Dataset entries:
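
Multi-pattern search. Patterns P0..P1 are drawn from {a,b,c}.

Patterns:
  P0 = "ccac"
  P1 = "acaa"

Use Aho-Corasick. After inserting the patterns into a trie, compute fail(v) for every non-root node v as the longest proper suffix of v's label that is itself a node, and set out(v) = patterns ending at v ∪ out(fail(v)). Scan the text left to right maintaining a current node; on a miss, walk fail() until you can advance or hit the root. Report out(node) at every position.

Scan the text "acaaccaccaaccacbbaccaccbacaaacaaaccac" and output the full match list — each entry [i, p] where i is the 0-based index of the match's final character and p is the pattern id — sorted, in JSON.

Build automaton:
Trie nodes:
  0='ε' goto a→5 c→1
  1='c' goto c→2
  2='cc' goto a→3
  3='cca' goto c→4
  4='ccac' goto ·  ←P0
  5='a' goto c→6
  6='ac' goto a→7
  7='aca' goto a→8
  8='acaa' goto ·  ←P1

Failure links (BFS by depth):
  n1('c'): parent n0 fail=0; on 'c' 0 → fail=0;  out ∅∪∅=∅
  n5('a'): parent n0 fail=0; on 'a' 0 → fail=0;  out ∅∪∅=∅
  n2('cc'): parent n1 fail=0; on 'c' 0 → fail=1;  out ∅∪∅=∅
  n6('ac'): parent n5 fail=0; on 'c' 0 → fail=1;  out ∅∪∅=∅
  n3('cca'): parent n2 fail=1; on 'a' 1→0 → fail=5;  out ∅∪∅=∅
  n7('aca'): parent n6 fail=1; on 'a' 1→0 → fail=5;  out ∅∪∅=∅
  n4('ccac'): parent n3 fail=5; on 'c' 5 → fail=6;  out {0}∪∅={0}
  n8('acaa'): parent n7 fail=5; on 'a' 5→0 → fail=5;  out {1}∪∅={1}

Text stream:
i=0 'a': node 0→5
i=1 'c': node 5→6
i=2 'a': node 6→7
i=3 'a': node 7→8  → match P1@[0:3]
i=4 'c': node 8→6 (fail-walked)
i=5 'c': node 6→2 (fail-walked)
i=6 'a': node 2→3
i=7 'c': node 3→4  → match P0@[4:7]
i=8 'c': node 4→2 (fail-walked)
i=9 'a': node 2→3
i=10 'a': node 3→5 (fail-walked)
i=11 'c': node 5→6
i=12 'c': node 6→2 (fail-walked)
i=13 'a': node 2→3
i=14 'c': node 3→4  → match P0@[11:14]
i=15 'b': node 4→0 (fail-walked)
i=16 'b': node 0→0
i=17 'a': node 0→5
i=18 'c': node 5→6
i=19 'c': node 6→2 (fail-walked)
i=20 'a': node 2→3
i=21 'c': node 3→4  → match P0@[18:21]
i=22 'c': node 4→2 (fail-walked)
i=23 'b': node 2→0 (fail-walked)
i=24 'a': node 0→5
i=25 'c': node 5→6
i=26 'a': node 6→7
i=27 'a': node 7→8  → match P1@[24:27]
i=28 'a': node 8→5 (fail-walked)
i=29 'c': node 5→6
i=30 'a': node 6→7
i=31 'a': node 7→8  → match P1@[28:31]
i=32 'a': node 8→5 (fail-walked)
i=33 'c': node 5→6
i=34 'c': node 6→2 (fail-walked)
i=35 'a': node 2→3
i=36 'c': node 3→4  → match P0@[33:36]

All matches (sorted): [[3,1],[7,0],[14,0],[21,0],[27,1],[31,1],[36,0]]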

**TASK BRIEF:**
Exact reproduction of every entry is needed.

**OUTPUT FOR THIS EXERCISE:**
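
Multi-pattern search. Patterns P0..P1 are drawn from {a,b,c}.

Patterns:
  P0 = "ccac"
  P1 = "acaa"

Use Aho-Corasick. After inserting the patterns into a trie, compute fail(v) for every non-root node v as the longest proper suffix of v's label that is itself a node, and set out(v) = patterns ending at v ∪ out(fail(v)). Scan the text left to right maintaining a current node; on a miss, walk fail() until you can advance or hit the root. Report out(node) at every position.

Scan the text "acaaccaccaaccacbbaccaccbacaaacaaaccac" and output the full match list — each entry [i, p] where i is the 0-based index of the match's final character and p is the pattern id — sorted, in JSON.

Build automaton:
Trie nodes:
  0='ε' goto a→5 c→1
  1='c' goto c→2
  2='cc' goto a→3
  3='cca' goto c→4
  4='ccac' goto ·  ←P0
  5='a' goto c→6
  6='ac' goto a→7
  7='aca' goto a→8
  8='acaa' goto ·  ←P1

Failure links (BFS by depth):
  n1('c'): parent n0 fail=0; on 'c' 0 → fail=0;  out ∅∪∅=∅
  n5('a'): parent n0 fail=0; on 'a' 0 → fail=0;  out ∅∪∅=∅
  n2('cc'): parent n1 fail=0; on 'c' 0 → fail=1;  out ∅∪∅=∅
  n6('ac'): parent n5 fail=0; on 'c' 0 → fail=1;  out ∅∪∅=∅
  n3('cca'): parent n2 fail=1; on 'a' 1→0 → fail=5;  out ∅∪∅=∅
  n7('aca'): parent n6 fail=1; on 'a' 1→0 → fail=5;  out ∅∪∅=∅
  n4('ccac'): parent n3 fail=5; on 'c' 5 → fail=6;  out {0}∪∅={0}
  n8('acaa'): parent n7 fail=5; on 'a' 5→0 → fail=5;  out {1}∪∅={1}

Text stream:
i=0 'a': node 0→5
i=1 'c': node 5→6
i=2 'a': node 6→7
i=3 'a': node 7→8  → match P1@[0:3]
i=4 'c': node 8→6 (fail-walked)
i=5 'c': node 6→2 (fail-walked)
i=6 'a': node 2→3
i=7 'c': node 3→4  → match P0@[4:7]
i=8 'c': node 4→2 (fail-walked)
i=9 'a': node 2→3
i=10 'a': node 3→5 (fail-walked)
i=11 'c': node 5→6
i=12 'c': node 6→2 (fail-walked)
i=13 'a': node 2→3
i=14 'c': node 3→4  → match P0@[11:14]
i=15 'b': node 4→0 (fail-walked)
i=16 'b': node 0→0
i=17 'a': node 0→5
i=18 'c': node 5→6
i=19 'c': node 6→2 (fail-walked)
i=20 'a': node 2→3
i=21 'c': node 3→4  → match P0@[18:21]
i=22 'c': node 4→2 (fail-walked)
i=23 'b': node 2→0 (fail-walked)
i=24 'a': node 0→5
i=25 'c': node 5→6
i=26 'a': node 6→7
i=27 'a': node 7→8  → match P1@[24:27]
i=28 'a': node 8→5 (fail-walked)
i=29 'c': node 5→6
i=30 'a': node 6→7
i=31 'a': node 7→8  → match P1@[28:31]
i=32 'a': node 8→5 (fail-walked)
i=33 'c': node 5→6
i=34 'c': node 6→2 (fail-walked)
i=35 'a': node 2→3
i=36 'c': node 3→4  → match P0@[33:36]

All matches (sorted): [[3,1],[7,0],[14,0],[21,0],[27,1],[31,1],[36,0]]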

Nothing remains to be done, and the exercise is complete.